■ WHAT IS REQUIRED
Your answer should be the lines below from the one holding "Factorise completely: 5*b**4" through the one holding "Factor completely: -810", copied exactly and with nothing else.

■ SOURCE MATERIAL
━━━━━━━━

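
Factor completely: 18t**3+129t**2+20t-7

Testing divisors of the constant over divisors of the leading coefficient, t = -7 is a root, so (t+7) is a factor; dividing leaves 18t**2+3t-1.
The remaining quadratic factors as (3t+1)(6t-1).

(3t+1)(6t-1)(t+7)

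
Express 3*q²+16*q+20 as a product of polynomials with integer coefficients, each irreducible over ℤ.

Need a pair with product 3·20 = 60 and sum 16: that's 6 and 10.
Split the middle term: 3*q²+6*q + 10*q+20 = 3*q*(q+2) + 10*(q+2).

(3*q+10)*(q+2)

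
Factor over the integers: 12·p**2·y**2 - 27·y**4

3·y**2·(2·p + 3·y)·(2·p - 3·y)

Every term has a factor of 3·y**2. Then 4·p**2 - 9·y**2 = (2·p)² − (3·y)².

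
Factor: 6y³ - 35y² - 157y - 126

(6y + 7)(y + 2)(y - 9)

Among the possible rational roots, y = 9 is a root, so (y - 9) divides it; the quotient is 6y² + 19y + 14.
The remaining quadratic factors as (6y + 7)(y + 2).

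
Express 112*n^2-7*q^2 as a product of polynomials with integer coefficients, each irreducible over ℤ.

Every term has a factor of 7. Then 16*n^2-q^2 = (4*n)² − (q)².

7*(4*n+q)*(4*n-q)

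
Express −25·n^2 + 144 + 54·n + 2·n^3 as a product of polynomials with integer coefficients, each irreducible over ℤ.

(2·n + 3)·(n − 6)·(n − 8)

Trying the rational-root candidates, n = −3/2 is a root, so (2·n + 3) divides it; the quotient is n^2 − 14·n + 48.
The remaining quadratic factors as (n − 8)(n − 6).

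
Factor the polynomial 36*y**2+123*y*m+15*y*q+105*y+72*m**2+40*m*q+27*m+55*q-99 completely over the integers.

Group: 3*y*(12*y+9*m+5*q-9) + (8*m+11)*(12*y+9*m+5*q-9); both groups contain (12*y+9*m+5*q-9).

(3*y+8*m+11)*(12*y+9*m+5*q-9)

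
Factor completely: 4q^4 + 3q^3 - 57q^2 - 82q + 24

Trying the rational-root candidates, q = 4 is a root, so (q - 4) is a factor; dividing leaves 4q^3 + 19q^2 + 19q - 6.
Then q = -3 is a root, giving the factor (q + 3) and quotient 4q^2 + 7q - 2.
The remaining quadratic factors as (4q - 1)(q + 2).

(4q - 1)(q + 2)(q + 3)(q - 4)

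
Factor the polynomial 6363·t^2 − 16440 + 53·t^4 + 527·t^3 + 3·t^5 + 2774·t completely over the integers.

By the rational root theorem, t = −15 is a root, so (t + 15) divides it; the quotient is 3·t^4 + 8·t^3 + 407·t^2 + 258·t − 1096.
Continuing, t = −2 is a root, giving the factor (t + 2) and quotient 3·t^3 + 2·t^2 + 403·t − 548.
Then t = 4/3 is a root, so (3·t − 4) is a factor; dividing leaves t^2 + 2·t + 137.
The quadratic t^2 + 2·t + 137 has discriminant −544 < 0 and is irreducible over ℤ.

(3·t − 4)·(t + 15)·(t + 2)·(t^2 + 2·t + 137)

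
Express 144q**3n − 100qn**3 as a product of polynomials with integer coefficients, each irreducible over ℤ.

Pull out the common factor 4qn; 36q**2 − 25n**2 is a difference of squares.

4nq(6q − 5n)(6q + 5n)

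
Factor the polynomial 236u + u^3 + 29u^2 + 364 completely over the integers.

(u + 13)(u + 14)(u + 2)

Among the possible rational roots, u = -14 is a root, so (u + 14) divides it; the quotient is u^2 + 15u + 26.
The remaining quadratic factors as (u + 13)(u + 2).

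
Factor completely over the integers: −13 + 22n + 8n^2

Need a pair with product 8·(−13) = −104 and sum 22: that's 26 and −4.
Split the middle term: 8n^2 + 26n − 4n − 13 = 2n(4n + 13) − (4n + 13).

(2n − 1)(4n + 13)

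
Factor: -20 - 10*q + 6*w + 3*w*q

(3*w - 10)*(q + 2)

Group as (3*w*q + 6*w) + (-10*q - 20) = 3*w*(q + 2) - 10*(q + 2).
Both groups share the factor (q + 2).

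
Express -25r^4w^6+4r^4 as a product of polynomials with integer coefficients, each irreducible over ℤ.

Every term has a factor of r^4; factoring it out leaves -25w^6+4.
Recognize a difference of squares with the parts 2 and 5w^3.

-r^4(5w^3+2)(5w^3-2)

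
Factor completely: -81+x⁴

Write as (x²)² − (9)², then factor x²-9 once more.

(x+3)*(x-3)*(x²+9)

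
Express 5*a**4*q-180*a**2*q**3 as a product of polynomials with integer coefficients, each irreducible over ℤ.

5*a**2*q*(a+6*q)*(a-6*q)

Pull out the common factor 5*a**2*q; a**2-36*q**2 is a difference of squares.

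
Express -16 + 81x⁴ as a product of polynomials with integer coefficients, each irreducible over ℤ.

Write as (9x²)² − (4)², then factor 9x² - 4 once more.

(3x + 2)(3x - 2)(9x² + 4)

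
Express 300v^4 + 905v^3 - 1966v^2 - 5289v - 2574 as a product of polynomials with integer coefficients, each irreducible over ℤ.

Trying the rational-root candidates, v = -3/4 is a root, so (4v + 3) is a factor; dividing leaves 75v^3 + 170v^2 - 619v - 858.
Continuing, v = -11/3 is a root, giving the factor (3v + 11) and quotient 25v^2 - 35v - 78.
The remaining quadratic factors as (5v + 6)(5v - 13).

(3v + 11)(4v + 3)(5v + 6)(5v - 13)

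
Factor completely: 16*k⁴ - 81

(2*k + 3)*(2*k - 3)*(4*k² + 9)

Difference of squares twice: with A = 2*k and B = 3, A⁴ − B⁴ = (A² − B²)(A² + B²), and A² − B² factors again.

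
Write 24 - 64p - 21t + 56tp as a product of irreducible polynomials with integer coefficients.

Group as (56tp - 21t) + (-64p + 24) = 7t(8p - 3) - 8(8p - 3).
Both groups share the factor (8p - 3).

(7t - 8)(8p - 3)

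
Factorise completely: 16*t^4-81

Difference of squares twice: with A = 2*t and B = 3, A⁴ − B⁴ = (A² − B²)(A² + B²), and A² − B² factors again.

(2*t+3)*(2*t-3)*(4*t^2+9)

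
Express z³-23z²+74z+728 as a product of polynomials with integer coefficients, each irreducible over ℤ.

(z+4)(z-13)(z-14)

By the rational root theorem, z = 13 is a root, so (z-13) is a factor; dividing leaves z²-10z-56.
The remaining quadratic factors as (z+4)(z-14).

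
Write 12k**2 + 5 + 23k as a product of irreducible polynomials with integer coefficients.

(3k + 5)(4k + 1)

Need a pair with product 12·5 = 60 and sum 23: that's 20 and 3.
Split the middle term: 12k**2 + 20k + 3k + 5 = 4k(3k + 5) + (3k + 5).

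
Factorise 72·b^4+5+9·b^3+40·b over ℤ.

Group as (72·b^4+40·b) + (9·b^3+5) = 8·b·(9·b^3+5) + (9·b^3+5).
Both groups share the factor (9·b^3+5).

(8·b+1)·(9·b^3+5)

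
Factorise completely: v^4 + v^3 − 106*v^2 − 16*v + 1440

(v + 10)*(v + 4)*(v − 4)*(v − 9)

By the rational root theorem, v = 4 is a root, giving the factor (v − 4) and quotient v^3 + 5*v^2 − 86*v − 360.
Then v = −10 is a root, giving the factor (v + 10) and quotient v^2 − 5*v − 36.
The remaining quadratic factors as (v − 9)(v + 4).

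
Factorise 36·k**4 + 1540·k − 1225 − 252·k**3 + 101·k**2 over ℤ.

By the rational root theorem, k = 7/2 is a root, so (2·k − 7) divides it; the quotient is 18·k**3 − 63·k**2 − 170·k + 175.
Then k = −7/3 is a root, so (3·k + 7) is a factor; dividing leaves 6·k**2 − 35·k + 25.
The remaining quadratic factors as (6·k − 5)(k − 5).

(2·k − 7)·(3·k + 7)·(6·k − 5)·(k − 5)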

━━━━━━━━

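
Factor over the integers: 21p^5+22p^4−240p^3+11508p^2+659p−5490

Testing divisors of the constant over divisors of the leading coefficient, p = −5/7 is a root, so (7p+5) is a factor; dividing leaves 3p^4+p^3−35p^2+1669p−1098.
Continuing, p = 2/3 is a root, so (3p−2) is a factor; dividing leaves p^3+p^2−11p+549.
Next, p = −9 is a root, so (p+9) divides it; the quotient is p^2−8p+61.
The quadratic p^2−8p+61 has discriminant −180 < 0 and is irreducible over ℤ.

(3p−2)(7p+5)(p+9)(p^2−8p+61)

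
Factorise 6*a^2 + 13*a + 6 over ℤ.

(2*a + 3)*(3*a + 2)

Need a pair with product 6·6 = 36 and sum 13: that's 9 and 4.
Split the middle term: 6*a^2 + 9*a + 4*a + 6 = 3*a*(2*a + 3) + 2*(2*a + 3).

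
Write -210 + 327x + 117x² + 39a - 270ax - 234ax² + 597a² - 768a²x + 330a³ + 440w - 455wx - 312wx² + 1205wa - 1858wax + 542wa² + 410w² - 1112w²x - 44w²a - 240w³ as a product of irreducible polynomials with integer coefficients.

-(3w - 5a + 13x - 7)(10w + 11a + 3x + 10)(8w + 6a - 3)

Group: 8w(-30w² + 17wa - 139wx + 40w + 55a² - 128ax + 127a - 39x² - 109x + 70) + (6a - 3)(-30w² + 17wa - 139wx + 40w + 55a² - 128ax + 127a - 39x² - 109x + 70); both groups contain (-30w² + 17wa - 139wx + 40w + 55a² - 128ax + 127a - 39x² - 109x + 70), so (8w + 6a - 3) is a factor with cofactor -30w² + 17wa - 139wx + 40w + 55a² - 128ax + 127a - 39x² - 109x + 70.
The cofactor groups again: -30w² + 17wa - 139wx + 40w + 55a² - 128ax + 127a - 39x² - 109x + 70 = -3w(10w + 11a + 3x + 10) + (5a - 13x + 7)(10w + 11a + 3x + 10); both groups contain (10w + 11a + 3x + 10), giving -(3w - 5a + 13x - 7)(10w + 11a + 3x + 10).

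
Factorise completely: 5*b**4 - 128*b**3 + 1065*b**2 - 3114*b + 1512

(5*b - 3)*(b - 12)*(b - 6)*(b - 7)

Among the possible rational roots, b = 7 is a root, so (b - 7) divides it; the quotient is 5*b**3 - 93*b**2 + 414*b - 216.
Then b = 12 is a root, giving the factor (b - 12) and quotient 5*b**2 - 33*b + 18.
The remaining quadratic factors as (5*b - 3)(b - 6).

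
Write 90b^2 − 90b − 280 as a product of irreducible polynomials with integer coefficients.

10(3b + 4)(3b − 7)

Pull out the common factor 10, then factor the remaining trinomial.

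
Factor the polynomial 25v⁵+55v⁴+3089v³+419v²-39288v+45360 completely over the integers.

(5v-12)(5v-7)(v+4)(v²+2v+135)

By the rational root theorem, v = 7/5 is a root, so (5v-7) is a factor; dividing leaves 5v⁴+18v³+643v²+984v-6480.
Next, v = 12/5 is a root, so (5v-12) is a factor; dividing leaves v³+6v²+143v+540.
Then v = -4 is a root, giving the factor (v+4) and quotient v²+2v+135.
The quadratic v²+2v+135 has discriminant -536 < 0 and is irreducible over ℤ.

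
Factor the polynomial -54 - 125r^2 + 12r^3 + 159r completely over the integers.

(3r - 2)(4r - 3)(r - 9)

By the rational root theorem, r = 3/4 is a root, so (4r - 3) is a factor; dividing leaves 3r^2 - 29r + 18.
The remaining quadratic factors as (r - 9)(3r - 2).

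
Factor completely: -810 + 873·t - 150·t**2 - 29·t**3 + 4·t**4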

━━━━━━━━

■ WRITTEN RESPONSE
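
Factorise completely: 5*b**4 - 128*b**3 + 1065*b**2 - 3114*b + 1512

(5*b - 3)*(b - 12)*(b - 6)*(b - 7)

Among the possible rational roots, b = 7 is a root, so (b - 7) divides it; the quotient is 5*b**3 - 93*b**2 + 414*b - 216.
Then b = 12 is a root, giving the factor (b - 12) and quotient 5*b**2 - 33*b + 18.
The remaining quadratic factors as (5*b - 3)(b - 6).

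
Write 90b^2 − 90b − 280 as a product of irreducible polynomials with integer coefficients.

10(3b + 4)(3b − 7)

Pull out the common factor 10, then factor the remaining trinomial.

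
Factor the polynomial 25v⁵+55v⁴+3089v³+419v²-39288v+45360 completely over the integers.

(5v-12)(5v-7)(v+4)(v²+2v+135)

By the rational root theorem, v = 7/5 is a root, so (5v-7) is a factor; dividing leaves 5v⁴+18v³+643v²+984v-6480.
Next, v = 12/5 is a root, so (5v-12) is a factor; dividing leaves v³+6v²+143v+540.
Then v = -4 is a root, giving the factor (v+4) and quotient v²+2v+135.
The quadratic v²+2v+135 has discriminant -536 < 0 and is irreducible over ℤ.

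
Factor the polynomial -54 - 125r^2 + 12r^3 + 159r completely over the integers.

(3r - 2)(4r - 3)(r - 9)

By the rational root theorem, r = 3/4 is a root, so (4r - 3) is a factor; dividing leaves 3r^2 - 29r + 18.
The remaining quadratic factors as (r - 9)(3r - 2).

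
Factor completely: -810 + 873·t - 150·t**2 - 29·t**3 + 4·t**4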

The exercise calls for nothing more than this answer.